**Task details**
Only one stretch of the data below should be repeated: the lines from the line containing "for this levy." through the line containing "Withhold 7.16% on", inclusive, exactly as they are.

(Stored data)
*** Begin section ***
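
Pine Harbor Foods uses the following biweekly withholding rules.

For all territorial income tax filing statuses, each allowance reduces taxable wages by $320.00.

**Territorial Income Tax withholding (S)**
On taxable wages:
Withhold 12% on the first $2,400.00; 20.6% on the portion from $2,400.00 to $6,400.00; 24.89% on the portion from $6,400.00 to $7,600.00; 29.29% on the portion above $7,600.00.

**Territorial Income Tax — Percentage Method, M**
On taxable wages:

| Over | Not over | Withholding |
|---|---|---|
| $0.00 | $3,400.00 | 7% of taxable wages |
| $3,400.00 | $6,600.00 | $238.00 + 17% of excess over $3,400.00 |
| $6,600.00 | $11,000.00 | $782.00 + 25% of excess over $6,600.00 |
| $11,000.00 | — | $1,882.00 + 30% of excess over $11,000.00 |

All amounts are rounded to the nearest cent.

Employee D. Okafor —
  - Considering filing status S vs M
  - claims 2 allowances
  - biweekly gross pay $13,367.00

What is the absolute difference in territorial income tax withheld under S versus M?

Territorial Income Tax (S): taxable = $13,367.00 − 2×$320.00 = $12,727.00
  $1,410.68 + 29.29% × ($12,727.00 − $7,600.00) = $1,410.68 + 29.29% × $5,127.00 = $2,912.38
Territorial Income Tax (M): taxable = $13,367.00 − 2×$320.00 = $12,727.00
  $1,882.00 + 30% × ($12,727.00 − $11,000.00) = $1,882.00 + 30% × $1,727.00 = $2,400.10
Difference: |$2,912.38 − $2,400.10| = $512.28 (higher under S)

$512.28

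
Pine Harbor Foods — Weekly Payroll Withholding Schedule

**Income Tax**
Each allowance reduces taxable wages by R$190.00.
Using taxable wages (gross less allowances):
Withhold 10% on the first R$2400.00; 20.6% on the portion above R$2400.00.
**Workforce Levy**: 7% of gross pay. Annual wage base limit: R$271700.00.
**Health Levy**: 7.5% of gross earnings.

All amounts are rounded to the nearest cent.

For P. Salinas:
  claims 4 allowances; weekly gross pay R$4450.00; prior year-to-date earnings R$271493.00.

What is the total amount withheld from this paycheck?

R$853.98

Income Tax: taxable = R$4450.00 − 4×R$190.00 = R$3690.00
  R$240.00 + 20.6% × (R$3690.00 − R$2400.00) = R$240.00 + 20.6% × R$1290.00 = R$505.74
Workforce Levy: cap R$271700.00 − YTD R$271493.00 = R$207.00 subject; 7% × R$207.00 = R$14.49
Health Levy: 7.5% × R$4450.00 = R$333.75
Total: R$505.74 + R$14.49 + R$333.75 = R$853.98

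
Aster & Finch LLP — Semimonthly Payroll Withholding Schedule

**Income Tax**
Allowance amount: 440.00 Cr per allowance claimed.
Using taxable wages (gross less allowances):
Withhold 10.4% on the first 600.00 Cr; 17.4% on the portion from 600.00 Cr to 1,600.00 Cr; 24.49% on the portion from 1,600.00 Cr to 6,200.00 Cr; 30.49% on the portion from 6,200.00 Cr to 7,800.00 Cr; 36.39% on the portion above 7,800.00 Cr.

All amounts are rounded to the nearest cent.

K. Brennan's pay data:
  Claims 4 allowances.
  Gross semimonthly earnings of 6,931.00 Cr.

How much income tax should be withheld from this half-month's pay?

1,110.94 Cr

Income Tax: taxable = 6,931.00 Cr − 4×440.00 Cr = 5,171.00 Cr
  236.40 Cr + 24.49% × (5,171.00 Cr − 1,600.00 Cr) = 236.40 Cr + 24.49% × 3,571.00 Cr = 1,110.94 Cr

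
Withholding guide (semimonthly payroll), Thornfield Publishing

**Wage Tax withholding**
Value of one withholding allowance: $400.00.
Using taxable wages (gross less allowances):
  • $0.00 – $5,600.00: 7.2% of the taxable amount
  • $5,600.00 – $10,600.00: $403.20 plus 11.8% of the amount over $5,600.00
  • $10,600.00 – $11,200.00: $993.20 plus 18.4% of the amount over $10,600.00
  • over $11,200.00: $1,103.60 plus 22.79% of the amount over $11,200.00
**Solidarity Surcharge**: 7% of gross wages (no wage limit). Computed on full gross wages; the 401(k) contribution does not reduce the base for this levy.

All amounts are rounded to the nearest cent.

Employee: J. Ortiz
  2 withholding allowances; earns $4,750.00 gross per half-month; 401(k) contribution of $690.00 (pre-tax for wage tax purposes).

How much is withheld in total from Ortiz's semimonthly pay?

$567.22

Wage Tax: taxable = $4,750.00 − $690.00 − 2×$400.00 = $3,260.00
  7.2% × $3,260.00 = $234.72
Solidarity Surcharge: 7% × $4,750.00 = $332.50
Total: $234.72 + $332.50 = $567.22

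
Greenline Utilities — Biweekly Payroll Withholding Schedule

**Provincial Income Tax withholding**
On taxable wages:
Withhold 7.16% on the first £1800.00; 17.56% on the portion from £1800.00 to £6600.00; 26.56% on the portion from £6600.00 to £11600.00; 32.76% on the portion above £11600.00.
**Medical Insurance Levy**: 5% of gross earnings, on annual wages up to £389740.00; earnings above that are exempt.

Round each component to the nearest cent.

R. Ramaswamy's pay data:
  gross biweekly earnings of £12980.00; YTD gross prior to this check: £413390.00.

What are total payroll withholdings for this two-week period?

£2751.85

Provincial Income Tax: taxable = £12980.00
  £2299.76 + 32.76% × (£12980.00 − £11600.00) = £2299.76 + 32.76% × £1380.00 = £2751.85
Medical Insurance Levy: YTD £413390.00 ≥ cap £389740.00 → £0.00
Total: £2751.85 + £0.00 = £2751.85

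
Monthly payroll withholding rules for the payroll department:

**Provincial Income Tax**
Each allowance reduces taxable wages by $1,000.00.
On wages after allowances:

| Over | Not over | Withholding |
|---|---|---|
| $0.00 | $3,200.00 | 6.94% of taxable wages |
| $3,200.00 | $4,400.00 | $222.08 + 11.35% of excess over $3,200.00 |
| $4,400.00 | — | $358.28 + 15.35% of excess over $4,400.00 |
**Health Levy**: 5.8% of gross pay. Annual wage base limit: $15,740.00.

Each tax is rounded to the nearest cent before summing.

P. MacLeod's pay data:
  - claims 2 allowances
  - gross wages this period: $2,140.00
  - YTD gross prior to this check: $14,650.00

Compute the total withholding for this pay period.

Provincial Income Tax: taxable = $2,140.00 − 2×$1,000.00 = $140.00
  6.94% × $140.00 = $9.72
Health Levy: cap $15,740.00 − YTD $14,650.00 = $1,090.00 subject; 5.8% × $1,090.00 = $63.22
Total: $9.72 + $63.22 = $72.94

$72.94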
*** End section ***
**Response area**
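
**Solidarity Surcharge**: 7% of gross wages (no wage limit). Computed on full gross wages; the 401(k) contribution does not reduce the base for this levy.

All amounts are rounded to the nearest cent.

Employee: J. Ortiz
  2 withholding allowances; earns $4,750.00 gross per half-month; 401(k) contribution of $690.00 (pre-tax for wage tax purposes).

How much is withheld in total from Ortiz's semimonthly pay?

$567.22

Wage Tax: taxable = $4,750.00 − $690.00 − 2×$400.00 = $3,260.00
  7.2% × $3,260.00 = $234.72
Solidarity Surcharge: 7% × $4,750.00 = $332.50
Total: $234.72 + $332.50 = $567.22

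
Greenline Utilities — Biweekly Payroll Withholding Schedule

**Provincial Income Tax withholding**
On taxable wages:
Withhold 7.16% on the first £1800.00; 17.56% on the portion from £1800.00 to £6600.00; 26.56% on the portion from £6600.00 to £11600.00; 32.76% on the portion above £11600.00.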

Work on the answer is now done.